>>

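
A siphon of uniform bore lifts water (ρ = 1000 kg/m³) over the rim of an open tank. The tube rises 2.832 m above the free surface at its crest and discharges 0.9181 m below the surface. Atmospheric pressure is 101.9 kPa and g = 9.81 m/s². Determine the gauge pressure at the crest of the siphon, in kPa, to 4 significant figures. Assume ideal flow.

The outlet speed comes from Torricelli: v = √(2g·0.9181) = 4.244 m/s.
The bore is uniform, so the speed at the crest is the same v. Bernoulli surface→crest: P_atm = P_top + ½ρv² + ρg·h_top.
P_top = 101900 − ½·1000·4.244² − 1000·9.81·2.832 = 65110 Pa. So P_gauge = P_top − P_atm = -36790 Pa.

P_gauge = -36.79 kPa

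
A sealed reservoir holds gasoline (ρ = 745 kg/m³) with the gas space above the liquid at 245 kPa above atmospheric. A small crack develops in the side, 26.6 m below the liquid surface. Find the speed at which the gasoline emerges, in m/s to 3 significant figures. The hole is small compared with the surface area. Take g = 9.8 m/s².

Take point 1 at the surface (v₁ ≈ 0) and point 2 at the hole (at atmospheric pressure). Bernoulli: P₁ + ρg h = P_atm + ½ρv₂².
With P₁ − P_atm = 245000 Pa, v₂ = √(2gh + 2ΔP/ρ) = √(2·9.8·26.6 + 2·245000/745) = 34.3 m/s.

v = 34.3 m/s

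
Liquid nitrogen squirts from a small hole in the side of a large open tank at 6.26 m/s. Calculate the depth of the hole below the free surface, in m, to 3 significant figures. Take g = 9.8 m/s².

Inverting v = √(2gh) gives h = v² / 2g.
h = 6.26²/(2·9.8) = 39.2/19.60 = 2.00 m.

h ≈ 2.00 m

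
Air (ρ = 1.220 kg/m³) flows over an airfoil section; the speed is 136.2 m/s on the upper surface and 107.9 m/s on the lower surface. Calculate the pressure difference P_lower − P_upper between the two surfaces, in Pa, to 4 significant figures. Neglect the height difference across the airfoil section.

The pressure is lower where the speed is higher: ΔP = ½ρ(v_up² − v_low²).
ΔP = ½·1.220·(136.2² − 107.9²) = 4214 Pa.

4214 Pa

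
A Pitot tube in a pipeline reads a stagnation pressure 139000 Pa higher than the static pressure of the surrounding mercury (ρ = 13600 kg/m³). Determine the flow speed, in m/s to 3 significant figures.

At the stagnation point the flow is brought to rest, so Bernoulli gives P_stag − P_static = ½ρv².
v = √(2ΔP/ρ) = √(2·139000/13600) = 4.52 m/s.

v ≈ 4.52 m/s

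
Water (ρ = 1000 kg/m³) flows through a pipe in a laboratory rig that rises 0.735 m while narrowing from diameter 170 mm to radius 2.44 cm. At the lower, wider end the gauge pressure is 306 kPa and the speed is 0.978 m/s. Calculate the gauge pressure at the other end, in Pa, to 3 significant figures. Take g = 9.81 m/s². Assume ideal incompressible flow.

P₂ = 229000 Pa

The volume flow rate is constant, so v₂ = (A₁/A₂)v₁ = (227/18.7)·0.978 = 11.9 m/s.
Applying Bernoulli between the two ends and solving for P₂: P₂ = P₁ + ½ρ(v₁² − v₂²) − ρgΔh.
P₂ = 306000 + ½·1000·(0.978² − 11.9²) − 1000·9.81·(+0.735) = 306000 + (-70000) − (7210) = 229000 Pa.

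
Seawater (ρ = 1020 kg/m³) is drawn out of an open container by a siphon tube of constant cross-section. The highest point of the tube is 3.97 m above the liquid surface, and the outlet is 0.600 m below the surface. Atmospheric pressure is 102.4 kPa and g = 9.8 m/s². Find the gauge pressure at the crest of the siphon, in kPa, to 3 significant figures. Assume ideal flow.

Bernoulli surface→outlet gives ½v² = g·h_out, so v = √(2·9.8·0.600) = 3.43 m/s.
With constant cross-section the crest speed equals v; applying Bernoulli from the surface up to the crest, P_top = P_atm − ½ρv² − ρg·h_top.
P_top = 102400 − ½·1020·3.43² − 1020·9.8·3.97 = 56700 Pa. So P_gauge = P_top − P_atm = -45700 Pa.

-45.7 kPa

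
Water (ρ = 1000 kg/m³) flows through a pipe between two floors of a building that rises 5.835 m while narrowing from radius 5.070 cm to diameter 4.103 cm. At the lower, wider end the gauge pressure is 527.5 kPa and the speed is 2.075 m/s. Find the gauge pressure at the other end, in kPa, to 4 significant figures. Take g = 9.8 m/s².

P₂ ≈ 392.2 kPa

Continuity gives A₁v₁ = A₂v₂, so v₂ = (80.75 cm²)/(13.22 cm²) × 2.075 m/s = 12.67 m/s.
Bernoulli: P₁ + ½ρv₁² + ρg h₁ = P₂ + ½ρv₂² + ρg h₂, so P₂ = P₁ + ½ρ(v₁² − v₂²) − ρg(h₂ − h₁).
P₂ = 527500 + ½·1000·(2.075² − 12.67²) − 1000·9.8·(+5.835) = 527500 + (-78150) − (57180) = 392200 Pa.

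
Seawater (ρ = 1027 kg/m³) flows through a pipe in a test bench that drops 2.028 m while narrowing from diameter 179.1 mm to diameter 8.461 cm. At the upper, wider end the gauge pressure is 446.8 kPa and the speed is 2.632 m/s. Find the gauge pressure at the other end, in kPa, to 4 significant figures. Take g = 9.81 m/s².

The volume flow rate is constant, so v₂ = (A₁/A₂)v₁ = (251.9/56.23)·2.632 = 11.79 m/s.
Applying Bernoulli between the two ends and solving for P₂: P₂ = P₁ + ½ρ(v₁² − v₂²) − ρgΔh.
P₂ = 446800 + ½·1027·(2.632² − 11.79²) − 1027·9.81·(−2.028) = 446800 + (-67860) − (-20430) = 399400 Pa.

P₂ ≈ 399.4 kPa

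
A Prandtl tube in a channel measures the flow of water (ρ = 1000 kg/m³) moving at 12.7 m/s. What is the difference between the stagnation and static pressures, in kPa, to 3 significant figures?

ΔP ≈ 80.6 kPa

The dynamic pressure equals the rise in static pressure at the stagnation point: ΔP = ½ρv².
ΔP = ½·1000·12.7² = 80600 Pa.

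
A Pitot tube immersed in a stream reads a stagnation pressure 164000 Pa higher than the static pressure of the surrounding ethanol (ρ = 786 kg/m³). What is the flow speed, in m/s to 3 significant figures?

v = 20.4 m/s

Bernoulli between the free stream and the stagnation point: ½ρv² = P_stag − P_static.
v = √(2ΔP/ρ) = √(2·164000/786) = 20.4 m/s.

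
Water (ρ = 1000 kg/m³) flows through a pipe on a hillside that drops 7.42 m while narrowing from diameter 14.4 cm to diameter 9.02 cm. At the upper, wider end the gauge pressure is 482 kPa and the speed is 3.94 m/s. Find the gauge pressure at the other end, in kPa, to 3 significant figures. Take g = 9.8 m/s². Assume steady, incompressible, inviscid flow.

P₂ ≈ 512 kPa

Mass conservation (A₁v₁ = A₂v₂) gives v₂ = 3.94 × 163/63.9 = 10.0 m/s.
Bernoulli: P₁ + ½ρv₁² + ρg h₁ = P₂ + ½ρv₂² + ρg h₂, so P₂ = P₁ + ½ρ(v₁² − v₂²) − ρg(h₂ − h₁).
P₂ = 482000 + ½·1000·(3.94² − 10.0²) − 1000·9.8·(−7.42) = 482000 + (-42700) − (-72700) = 512000 Pa.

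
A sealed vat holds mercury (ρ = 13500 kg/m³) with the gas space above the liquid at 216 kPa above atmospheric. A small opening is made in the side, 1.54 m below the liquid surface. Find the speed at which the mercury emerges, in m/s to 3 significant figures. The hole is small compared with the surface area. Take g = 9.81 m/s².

Take point 1 at the surface (v₁ ≈ 0) and point 2 at the hole (at atmospheric pressure). Bernoulli: P₁ + ρg h = P_atm + ½ρv₂².
With P₁ − P_atm = 216000 Pa, v₂ = √(2gh + 2ΔP/ρ) = √(2·9.81·1.54 + 2·216000/13500) = 7.89 m/s.

7.89 m/s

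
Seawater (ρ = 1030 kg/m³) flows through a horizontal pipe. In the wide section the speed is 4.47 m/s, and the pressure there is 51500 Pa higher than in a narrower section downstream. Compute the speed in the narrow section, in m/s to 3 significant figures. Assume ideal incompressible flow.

Horizontal Bernoulli: P₁ + ½ρv₁² = P₂ + ½ρv₂², so v₂² = v₁² + 2(P₁ − P₂)/ρ.
v₂ = √(4.47² + 2·51500/1030) = √(20.0 + 100) = 11.0 m/s.

v₂ ≈ 11.0 m/s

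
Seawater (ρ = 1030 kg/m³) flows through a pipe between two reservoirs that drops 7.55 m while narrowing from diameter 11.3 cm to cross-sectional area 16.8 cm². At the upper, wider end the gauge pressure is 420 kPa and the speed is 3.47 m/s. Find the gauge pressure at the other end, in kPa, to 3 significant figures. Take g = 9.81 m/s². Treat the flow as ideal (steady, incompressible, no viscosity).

By continuity, v₂ = v₁·A₁/A₂ = 3.47·(100/16.8) = 20.7 m/s.
Energy conservation along the streamline gives P₂ = P₁ − ½ρ(v₂² − v₁²) − ρg(h₂ − h₁).
P₂ = 420000 + ½·1030·(3.47² − 20.7²) − 1030·9.81·(−7.55) = 420000 + (-215000) − (-76300) = 282000 Pa.

P₂ ≈ 282 kPa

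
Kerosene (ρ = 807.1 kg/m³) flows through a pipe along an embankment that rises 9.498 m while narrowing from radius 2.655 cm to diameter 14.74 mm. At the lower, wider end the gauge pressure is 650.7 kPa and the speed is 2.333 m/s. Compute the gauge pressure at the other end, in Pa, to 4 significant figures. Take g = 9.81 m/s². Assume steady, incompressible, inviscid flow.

P₂ ≈ 207800 Pa

Continuity gives A₁v₁ = A₂v₂, so v₂ = (22.15 cm²)/(1.706 cm²) × 2.333 m/s = 30.28 m/s.
Applying Bernoulli between the two ends and solving for P₂: P₂ = P₁ + ½ρ(v₁² − v₂²) − ρgΔh.
P₂ = 650700 + ½·807.1·(2.333² − 30.28²) − 807.1·9.81·(+9.498) = 650700 + (-367700) − (75200) = 207800 Pa.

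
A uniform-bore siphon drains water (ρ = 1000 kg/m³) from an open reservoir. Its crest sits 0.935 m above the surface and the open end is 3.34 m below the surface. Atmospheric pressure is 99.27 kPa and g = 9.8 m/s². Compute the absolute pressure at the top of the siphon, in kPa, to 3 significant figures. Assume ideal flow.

From the surface to the outlet (both open to atmosphere, surface at rest): v = √(2g·h_out) = √(2·9.8·3.34) = 8.09 m/s.
With constant cross-section the crest speed equals v; applying Bernoulli from the surface up to the crest, P_top = P_atm − ½ρv² − ρg·h_top.
P_top = 99270 − ½·1000·8.09² − 1000·9.8·0.935 = 57400 Pa.

P_top ≈ 57.4 kPa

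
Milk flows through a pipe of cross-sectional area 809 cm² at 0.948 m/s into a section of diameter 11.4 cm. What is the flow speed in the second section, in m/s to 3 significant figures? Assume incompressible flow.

The volume flow rate is constant, so v₂ = (A₁/A₂)v₁ = (809/102)·0.948 = 7.51 m/s.

7.51 m/s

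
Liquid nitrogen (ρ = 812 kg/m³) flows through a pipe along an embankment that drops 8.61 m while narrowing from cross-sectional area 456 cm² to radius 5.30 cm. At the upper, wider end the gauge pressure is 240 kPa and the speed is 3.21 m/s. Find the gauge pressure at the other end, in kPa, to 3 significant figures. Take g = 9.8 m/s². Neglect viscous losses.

P₂ ≈ 201 kPa

By continuity, v₂ = v₁·A₁/A₂ = 3.21·(456/88.2) = 16.6 m/s.
Energy conservation along the streamline gives P₂ = P₁ − ½ρ(v₂² − v₁²) − ρg(h₂ − h₁).
P₂ = 240000 + ½·812·(3.21² − 16.6²) − 812·9.8·(−8.61) = 240000 + (-108000) − (-68500) = 201000 Pa.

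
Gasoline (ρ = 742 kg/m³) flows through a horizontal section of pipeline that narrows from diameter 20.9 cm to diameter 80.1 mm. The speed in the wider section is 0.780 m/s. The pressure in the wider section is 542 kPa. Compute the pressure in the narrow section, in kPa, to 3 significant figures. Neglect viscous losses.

532 kPa

The volume flow rate is constant, so v₂ = (A₁/A₂)v₁ = (343/50.4)·0.780 = 5.31 m/s.
The pipe is horizontal, so Bernoulli reduces to P₁ + ½ρv₁² = P₂ + ½ρv₂².
P₂ = P₁ − ½ρ(v₂² − v₁²) = 542000 − ½·742·(5.31² − 0.780²) = 542000 − 10200 = 532000 Pa.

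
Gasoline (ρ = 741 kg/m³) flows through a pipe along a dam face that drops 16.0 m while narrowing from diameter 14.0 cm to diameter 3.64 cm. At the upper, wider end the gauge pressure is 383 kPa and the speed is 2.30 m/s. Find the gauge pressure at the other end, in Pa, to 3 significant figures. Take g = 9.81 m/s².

P₂ ≈ 72400 Pa

Continuity gives A₁v₁ = A₂v₂, so v₂ = (154 cm²)/(10.4 cm²) × 2.30 m/s = 34.0 m/s.
Applying Bernoulli between the two ends and solving for P₂: P₂ = P₁ + ½ρ(v₁² − v₂²) − ρgΔh.
P₂ = 383000 + ½·741·(2.30² − 34.0²) − 741·9.81·(−16.0) = 383000 + (-427000) − (-116000) = 72400 Pa.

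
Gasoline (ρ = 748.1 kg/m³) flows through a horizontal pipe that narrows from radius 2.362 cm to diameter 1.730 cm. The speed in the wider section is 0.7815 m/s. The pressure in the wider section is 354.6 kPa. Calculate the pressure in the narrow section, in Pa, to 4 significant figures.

P₂ ≈ 342100 Pa

The volume flow rate is constant, so v₂ = (A₁/A₂)v₁ = (17.53/2.351)·0.7815 = 5.827 m/s.
Along the horizontal streamline, P + ½ρv² is constant.
P₂ = P₁ − ½ρ(v₂² − v₁²) = 354600 − ½·748.1·(5.827² − 0.7815²) = 354600 − 12470 = 342100 Pa.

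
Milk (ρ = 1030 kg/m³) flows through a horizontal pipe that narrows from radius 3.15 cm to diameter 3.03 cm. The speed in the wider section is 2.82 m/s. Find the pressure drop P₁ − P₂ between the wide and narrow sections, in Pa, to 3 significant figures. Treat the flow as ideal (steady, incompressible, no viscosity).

72400 Pa

By continuity, v₂ = v₁·A₁/A₂ = 2.82·(31.2/7.21) = 12.2 m/s.
Bernoulli (h₁ = h₂): P₁ − P₂ = ½ρ(v₂² − v₁²).
P₁ − P₂ = ½·1030·(12.2² − 2.82²) = ½·1030·141 = 72400 Pa.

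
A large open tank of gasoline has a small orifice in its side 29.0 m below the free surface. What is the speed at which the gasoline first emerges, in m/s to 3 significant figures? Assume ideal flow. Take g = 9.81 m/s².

Bernoulli from surface to hole (P equal, v_surface ≈ 0): v = √(2gh) = √(2×9.81×29.0) = 23.9 m/s.

v ≈ 23.9 m/s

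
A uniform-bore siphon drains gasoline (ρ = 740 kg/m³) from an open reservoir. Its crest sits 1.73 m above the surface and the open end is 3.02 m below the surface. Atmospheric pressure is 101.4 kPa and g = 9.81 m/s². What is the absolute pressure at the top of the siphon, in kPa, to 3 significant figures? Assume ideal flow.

Bernoulli surface→outlet gives ½v² = g·h_out, so v = √(2·9.81·3.02) = 7.70 m/s.
With constant cross-section the crest speed equals v; applying Bernoulli from the surface up to the crest, P_top = P_atm − ½ρv² − ρg·h_top.
P_top = 101400 − ½·740·7.70² − 740·9.81·1.73 = 66900 Pa.

P_top ≈ 66.9 kPa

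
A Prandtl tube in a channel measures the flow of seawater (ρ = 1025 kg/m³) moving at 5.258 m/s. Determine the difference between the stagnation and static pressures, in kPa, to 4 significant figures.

ΔP ≈ 14.17 kPa

The dynamic pressure equals the rise in static pressure at the stagnation point: ΔP = ½ρv².
ΔP = ½·1025·5.258² = 14170 Pa.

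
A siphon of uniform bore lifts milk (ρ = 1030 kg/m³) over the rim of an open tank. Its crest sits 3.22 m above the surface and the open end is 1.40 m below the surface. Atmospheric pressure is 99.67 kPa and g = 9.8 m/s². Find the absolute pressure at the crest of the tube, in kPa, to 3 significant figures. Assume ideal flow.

53.0 kPa

Bernoulli surface→outlet gives ½v² = g·h_out, so v = √(2·9.8·1.40) = 5.24 m/s.
Continuity keeps v the same throughout the tube; from surface to crest, P_atm + 0 = P_top + ½ρv² + ρg·h_top.
P_top = 99670 − ½·1030·5.24² − 1030·9.8·3.22 = 53000 Pa.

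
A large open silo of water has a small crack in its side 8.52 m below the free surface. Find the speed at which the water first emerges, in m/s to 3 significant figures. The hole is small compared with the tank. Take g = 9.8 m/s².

v ≈ 12.9 m/s

With the surface at rest and both surface and jet at atmospheric pressure, Bernoulli gives ρg h = ½ρv², so v = √(2gh) = √(2·9.8·8.52) = 12.9 m/s.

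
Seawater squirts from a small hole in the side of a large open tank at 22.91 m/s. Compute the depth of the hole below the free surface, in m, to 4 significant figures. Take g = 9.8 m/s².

For a small hole in a large open tank, ½v² = gh, giving h = v²/(2g).
h = 22.91²/(2·9.8) = 524.9/19.60 = 26.78 m.

h ≈ 26.78 m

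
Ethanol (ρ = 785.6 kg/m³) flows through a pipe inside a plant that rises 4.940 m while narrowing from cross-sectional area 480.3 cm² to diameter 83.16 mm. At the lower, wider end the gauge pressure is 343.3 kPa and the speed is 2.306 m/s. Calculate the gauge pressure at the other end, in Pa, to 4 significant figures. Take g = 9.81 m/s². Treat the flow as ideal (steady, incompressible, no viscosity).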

<<

◆ Work instructions ◆
Transcribe only what runs from the line with "Seawater squirts from" to the last line above, keeping every line exactly as written.

◆ Response area ◆
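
Seawater squirts from a small hole in the side of a large open tank at 22.91 m/s. Compute the depth of the hole below the free surface, in m, to 4 significant figures. Take g = 9.8 m/s².

For a small hole in a large open tank, ½v² = gh, giving h = v²/(2g).
h = 22.91²/(2·9.8) = 524.9/19.60 = 26.78 m.

h ≈ 26.78 m

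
Ethanol (ρ = 785.6 kg/m³) flows through a pipe inside a plant that rises 4.940 m while narrowing from cross-sectional area 480.3 cm² to diameter 83.16 mm. At the lower, wider end the gauge pressure is 343.3 kPa and the speed is 2.306 m/s. Calculate the gauge pressure at the other end, in Pa, to 4 significant figures. Take g = 9.81 m/s². Treat the flow as ideal (steady, incompressible, no viscosity).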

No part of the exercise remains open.